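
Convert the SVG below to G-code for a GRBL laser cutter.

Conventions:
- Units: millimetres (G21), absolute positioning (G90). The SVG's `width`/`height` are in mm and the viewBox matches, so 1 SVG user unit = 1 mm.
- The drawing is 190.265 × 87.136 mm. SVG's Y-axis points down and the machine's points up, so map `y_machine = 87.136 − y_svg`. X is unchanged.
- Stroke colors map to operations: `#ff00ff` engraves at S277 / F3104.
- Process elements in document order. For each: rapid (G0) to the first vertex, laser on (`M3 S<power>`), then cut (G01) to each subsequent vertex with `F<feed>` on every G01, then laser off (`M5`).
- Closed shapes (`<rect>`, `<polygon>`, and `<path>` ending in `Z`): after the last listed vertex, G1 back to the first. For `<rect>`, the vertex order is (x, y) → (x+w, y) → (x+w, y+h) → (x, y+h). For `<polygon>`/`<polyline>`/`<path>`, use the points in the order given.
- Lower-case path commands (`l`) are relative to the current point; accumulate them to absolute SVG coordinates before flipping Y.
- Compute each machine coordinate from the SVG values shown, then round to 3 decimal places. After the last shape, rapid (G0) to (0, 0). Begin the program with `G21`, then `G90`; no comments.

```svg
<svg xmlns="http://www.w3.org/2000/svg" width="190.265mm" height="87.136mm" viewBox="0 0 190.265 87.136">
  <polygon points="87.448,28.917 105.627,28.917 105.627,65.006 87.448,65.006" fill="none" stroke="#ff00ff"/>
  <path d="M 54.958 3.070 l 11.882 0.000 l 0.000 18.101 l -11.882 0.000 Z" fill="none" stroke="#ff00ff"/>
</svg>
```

1 u = 1 mm; y_m = 87.136 − y.

[1] `<polygon>` rectangle, #ff00ff→engrave S277 F3104: (87.448,58.219) → (105.627,58.219) → (105.627,22.130) → (87.448,22.130) → (87.448,58.219) (closed)

[2] `<path>` rectangle, #ff00ff→engrave S277 F3104: (54.958,84.066) → (66.840,84.066) → (66.840,65.965) → (54.958,65.965) → (54.958,84.066) (closed)

G21
G90
G0 X87.448 Y58.219
M3 S277
G01 X105.627 Y58.219 F3104
G01 X105.627 Y22.130 F3104
G01 X87.448 Y22.130 F3104
G01 X87.448 Y58.219 F3104
M5
G0 X54.958 Y84.066
M3 S277
G01 X66.840 Y84.066 F3104
G01 X66.840 Y65.965 F3104
G01 X54.958 Y65.965 F3104
G01 X54.958 Y84.066 F3104
M5
G0 X0.000 Y0.000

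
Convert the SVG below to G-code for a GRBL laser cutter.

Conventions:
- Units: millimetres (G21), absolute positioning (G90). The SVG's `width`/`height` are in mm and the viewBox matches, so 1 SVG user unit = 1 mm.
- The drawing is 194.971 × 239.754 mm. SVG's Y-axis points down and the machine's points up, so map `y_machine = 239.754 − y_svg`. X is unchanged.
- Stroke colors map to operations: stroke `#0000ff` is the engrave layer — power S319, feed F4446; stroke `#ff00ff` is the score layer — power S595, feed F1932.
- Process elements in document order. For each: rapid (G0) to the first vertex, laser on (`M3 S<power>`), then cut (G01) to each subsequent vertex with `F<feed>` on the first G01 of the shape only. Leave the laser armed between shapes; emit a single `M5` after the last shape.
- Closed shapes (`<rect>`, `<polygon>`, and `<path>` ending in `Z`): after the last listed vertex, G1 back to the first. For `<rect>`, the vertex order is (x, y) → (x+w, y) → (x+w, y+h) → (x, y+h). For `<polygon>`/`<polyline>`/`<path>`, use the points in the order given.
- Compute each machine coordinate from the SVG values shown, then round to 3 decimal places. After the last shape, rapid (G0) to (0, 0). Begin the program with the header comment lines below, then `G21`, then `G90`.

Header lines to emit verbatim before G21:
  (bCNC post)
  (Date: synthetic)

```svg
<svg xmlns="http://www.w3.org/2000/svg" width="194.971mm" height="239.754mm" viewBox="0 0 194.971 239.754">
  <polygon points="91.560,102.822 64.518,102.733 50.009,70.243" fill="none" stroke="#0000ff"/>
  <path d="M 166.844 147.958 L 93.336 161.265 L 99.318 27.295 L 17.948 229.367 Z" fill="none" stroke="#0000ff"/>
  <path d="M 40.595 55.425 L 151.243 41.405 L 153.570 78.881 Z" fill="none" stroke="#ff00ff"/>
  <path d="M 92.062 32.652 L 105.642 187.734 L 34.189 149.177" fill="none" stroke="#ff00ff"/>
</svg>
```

viewBox `0 0 194.971 239.754` with mm width/height → 1 unit = 1 mm. Flip: y_m = 239.754 − y_svg.

**Shape 1** — `<polygon>` closed polygon, stroke `#0000ff` → engrave (S319, F4446). Machine vertices: (91.560,136.932) → (64.518,137.021) → (50.009,169.511) → (91.560,136.932). Closed: final G1 returns to the first vertex.

**Shape 2** — `<path>` closed polygon, stroke `#0000ff` → engrave (S319, F4446). Machine vertices: (166.844,91.796) → (93.336,78.489) → (99.318,212.459) → (17.948,10.387) → (166.844,91.796). Closed: final G1 returns to the first vertex.

**Shape 3** — `<path>` closed polygon, stroke `#ff00ff` → score (S595, F1932). Machine vertices: (40.595,184.329) → (151.243,198.349) → (153.570,160.873) → (40.595,184.329). Closed: final G1 returns to the first vertex.

**Shape 4** — `<path>` open polyline, stroke `#ff00ff` → score (S595, F1932). Machine vertices: (92.062,207.102) → (105.642,52.020) → (34.189,90.577). Open path.

(bCNC post)
(Date: synthetic)
G21
G90
G0 X91.560 Y136.932
M3 S319
G01 X64.518 Y137.021 F4446
G01 X50.009 Y169.511
G01 X91.560 Y136.932
G0 X166.844 Y91.796
M3 S319
G01 X93.336 Y78.489 F4446
G01 X99.318 Y212.459
G01 X17.948 Y10.387
G01 X166.844 Y91.796
G0 X40.595 Y184.329
M3 S595
G01 X151.243 Y198.349 F1932
G01 X153.570 Y160.873
G01 X40.595 Y184.329
G0 X92.062 Y207.102
M3 S595
G01 X105.642 Y52.020 F1932
G01 X34.189 Y90.577
M5
G0 X0.000 Y0.000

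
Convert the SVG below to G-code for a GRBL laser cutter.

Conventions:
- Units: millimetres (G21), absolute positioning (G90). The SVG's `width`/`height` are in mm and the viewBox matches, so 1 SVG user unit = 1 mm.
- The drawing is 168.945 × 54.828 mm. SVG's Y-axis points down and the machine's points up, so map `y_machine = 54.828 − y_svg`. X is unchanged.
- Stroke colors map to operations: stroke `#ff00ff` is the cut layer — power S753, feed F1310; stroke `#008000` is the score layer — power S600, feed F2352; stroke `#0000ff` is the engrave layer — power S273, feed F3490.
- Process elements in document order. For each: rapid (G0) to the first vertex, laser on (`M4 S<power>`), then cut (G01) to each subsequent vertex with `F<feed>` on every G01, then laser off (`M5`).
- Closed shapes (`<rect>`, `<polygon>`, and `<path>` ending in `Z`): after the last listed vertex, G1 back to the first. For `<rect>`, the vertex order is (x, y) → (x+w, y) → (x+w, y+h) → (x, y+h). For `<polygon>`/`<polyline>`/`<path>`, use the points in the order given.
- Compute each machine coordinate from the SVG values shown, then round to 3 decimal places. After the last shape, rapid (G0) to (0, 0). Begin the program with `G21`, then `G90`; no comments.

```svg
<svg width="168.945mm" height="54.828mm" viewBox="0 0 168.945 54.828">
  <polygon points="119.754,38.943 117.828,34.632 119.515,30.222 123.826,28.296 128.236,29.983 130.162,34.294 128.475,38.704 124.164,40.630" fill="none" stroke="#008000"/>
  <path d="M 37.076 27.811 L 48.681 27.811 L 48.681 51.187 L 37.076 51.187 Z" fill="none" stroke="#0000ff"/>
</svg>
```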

_What this task involves:_
I'd like the number of lines in the listing above that contain the string "http", and only the number.

_Task response:_
2